Your objective:
Would you return the entries exactly, with every line intact?

Material for this exercise:

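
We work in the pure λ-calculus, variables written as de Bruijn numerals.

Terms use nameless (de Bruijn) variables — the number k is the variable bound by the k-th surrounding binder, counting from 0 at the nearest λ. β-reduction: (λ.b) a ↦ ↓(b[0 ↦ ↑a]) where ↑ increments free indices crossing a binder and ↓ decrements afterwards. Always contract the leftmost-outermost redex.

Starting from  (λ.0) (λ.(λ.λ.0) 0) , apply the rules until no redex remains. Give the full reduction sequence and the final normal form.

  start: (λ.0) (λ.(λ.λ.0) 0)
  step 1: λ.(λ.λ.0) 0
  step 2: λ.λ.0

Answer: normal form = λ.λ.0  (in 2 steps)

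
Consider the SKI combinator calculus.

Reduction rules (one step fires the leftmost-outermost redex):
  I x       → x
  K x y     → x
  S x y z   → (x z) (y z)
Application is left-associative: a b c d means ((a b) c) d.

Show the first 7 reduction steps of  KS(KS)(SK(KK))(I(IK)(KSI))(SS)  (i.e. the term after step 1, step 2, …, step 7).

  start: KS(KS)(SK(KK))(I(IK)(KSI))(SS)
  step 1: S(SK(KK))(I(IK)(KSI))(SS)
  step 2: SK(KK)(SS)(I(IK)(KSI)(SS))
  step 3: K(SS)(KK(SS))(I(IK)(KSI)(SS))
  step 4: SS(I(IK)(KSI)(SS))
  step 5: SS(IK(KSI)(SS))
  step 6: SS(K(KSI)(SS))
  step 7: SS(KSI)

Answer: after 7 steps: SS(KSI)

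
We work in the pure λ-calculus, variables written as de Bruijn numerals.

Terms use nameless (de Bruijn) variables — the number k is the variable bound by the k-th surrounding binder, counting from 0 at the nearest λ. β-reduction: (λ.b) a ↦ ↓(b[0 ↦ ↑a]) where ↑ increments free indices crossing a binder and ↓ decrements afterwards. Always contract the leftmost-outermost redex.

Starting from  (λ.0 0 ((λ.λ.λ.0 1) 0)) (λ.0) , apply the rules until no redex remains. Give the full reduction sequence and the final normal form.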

The answer:
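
We work in the pure λ-calculus, variables written as de Bruijn numerals.

Terms use nameless (de Bruijn) variables — the number k is the variable bound by the k-th surrounding binder, counting from 0 at the nearest λ. β-reduction: (λ.b) a ↦ ↓(b[0 ↦ ↑a]) where ↑ increments free indices crossing a binder and ↓ decrements afterwards. Always contract the leftmost-outermost redex.

Starting from  (λ.0) (λ.(λ.λ.0) 0) , apply the rules until no redex remains. Give the full reduction sequence and the final normal form.

  start: (λ.0) (λ.(λ.λ.0) 0)
  step 1: λ.(λ.λ.0) 0
  step 2: λ.λ.0

Answer: normal form = λ.λ.0  (in 2 steps)

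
Consider the SKI combinator calculus.

Reduction rules (one step fires the leftmost-outermost redex):
  I x       → x
  K x y     → x
  S x y z   → (x z) (y z)
Application is left-associative: a b c d means ((a b) c) d.

Show the first 7 reduction steps of  KS(KS)(SK(KK))(I(IK)(KSI))(SS)  (i.e. the term after step 1, step 2, …, step 7).

  start: KS(KS)(SK(KK))(I(IK)(KSI))(SS)
  step 1: S(SK(KK))(I(IK)(KSI))(SS)
  step 2: SK(KK)(SS)(I(IK)(KSI)(SS))
  step 3: K(SS)(KK(SS))(I(IK)(KSI)(SS))
  step 4: SS(I(IK)(KSI)(SS))
  step 5: SS(IK(KSI)(SS))
  step 6: SS(K(KSI)(SS))
  step 7: SS(KSI)

Answer: after 7 steps: SS(KSI)

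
We work in the pure λ-calculus, variables written as de Bruijn numerals.

Terms use nameless (de Bruijn) variables — the number k is the variable bound by the k-th surrounding binder, counting from 0 at the nearest λ. β-reduction: (λ.b) a ↦ ↓(b[0 ↦ ↑a]) where ↑ increments free indices crossing a binder and ↓ decrements afterwards. Always contract the leftmost-outermost redex.

Starting from  (λ.0 0 ((λ.λ.λ.0 1) 0)) (λ.0) , apply the rules until no redex remains. Give the full reduction sequence and the final normal form.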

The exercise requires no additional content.